Count the lines in the data below that include the word "entry", then state the total and nothing besides.

[Saved data entries]
▬▬▬▬▬▬

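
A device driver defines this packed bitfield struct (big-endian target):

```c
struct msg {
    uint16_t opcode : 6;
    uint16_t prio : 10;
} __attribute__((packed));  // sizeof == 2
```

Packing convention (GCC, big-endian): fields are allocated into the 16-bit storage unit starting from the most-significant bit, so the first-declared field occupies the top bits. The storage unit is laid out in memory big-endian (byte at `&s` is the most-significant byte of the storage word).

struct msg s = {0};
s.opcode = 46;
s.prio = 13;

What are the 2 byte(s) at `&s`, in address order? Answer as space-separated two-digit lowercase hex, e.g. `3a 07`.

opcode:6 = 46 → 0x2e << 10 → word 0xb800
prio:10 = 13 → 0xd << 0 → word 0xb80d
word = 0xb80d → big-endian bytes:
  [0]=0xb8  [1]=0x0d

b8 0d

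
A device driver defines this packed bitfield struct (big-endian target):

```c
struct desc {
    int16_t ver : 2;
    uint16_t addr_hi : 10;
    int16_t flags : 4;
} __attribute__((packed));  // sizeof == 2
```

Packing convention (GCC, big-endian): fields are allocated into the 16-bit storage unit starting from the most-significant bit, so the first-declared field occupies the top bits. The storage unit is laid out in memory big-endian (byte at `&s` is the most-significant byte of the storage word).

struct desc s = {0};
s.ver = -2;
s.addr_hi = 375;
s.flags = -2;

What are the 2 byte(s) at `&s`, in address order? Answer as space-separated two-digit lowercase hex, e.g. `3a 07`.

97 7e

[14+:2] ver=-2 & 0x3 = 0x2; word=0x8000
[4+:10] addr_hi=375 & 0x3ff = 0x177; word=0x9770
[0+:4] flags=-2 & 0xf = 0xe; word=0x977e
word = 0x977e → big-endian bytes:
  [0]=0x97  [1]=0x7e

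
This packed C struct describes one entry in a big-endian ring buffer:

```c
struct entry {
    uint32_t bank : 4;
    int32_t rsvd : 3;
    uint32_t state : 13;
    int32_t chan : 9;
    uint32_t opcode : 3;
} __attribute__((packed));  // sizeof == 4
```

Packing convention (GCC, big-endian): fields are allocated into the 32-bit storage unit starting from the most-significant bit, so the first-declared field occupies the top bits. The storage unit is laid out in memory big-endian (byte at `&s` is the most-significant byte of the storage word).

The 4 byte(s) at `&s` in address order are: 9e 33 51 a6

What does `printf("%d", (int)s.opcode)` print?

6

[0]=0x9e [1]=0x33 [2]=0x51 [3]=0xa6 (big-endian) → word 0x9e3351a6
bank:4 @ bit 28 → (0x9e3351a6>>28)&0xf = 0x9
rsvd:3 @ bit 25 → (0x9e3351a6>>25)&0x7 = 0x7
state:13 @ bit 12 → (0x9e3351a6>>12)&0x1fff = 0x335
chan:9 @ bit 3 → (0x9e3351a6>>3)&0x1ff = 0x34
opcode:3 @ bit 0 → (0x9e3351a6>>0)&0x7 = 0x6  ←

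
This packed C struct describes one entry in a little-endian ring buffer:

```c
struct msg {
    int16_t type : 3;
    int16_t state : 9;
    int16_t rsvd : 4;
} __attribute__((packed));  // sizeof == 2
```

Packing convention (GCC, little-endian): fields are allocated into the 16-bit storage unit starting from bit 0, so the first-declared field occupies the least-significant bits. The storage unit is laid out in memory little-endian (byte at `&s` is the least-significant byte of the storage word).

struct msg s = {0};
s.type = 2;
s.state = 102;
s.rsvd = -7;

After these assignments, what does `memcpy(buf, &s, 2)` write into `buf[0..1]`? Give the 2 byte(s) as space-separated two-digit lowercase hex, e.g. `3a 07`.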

▬▬▬▬▬▬

:: Output ::
3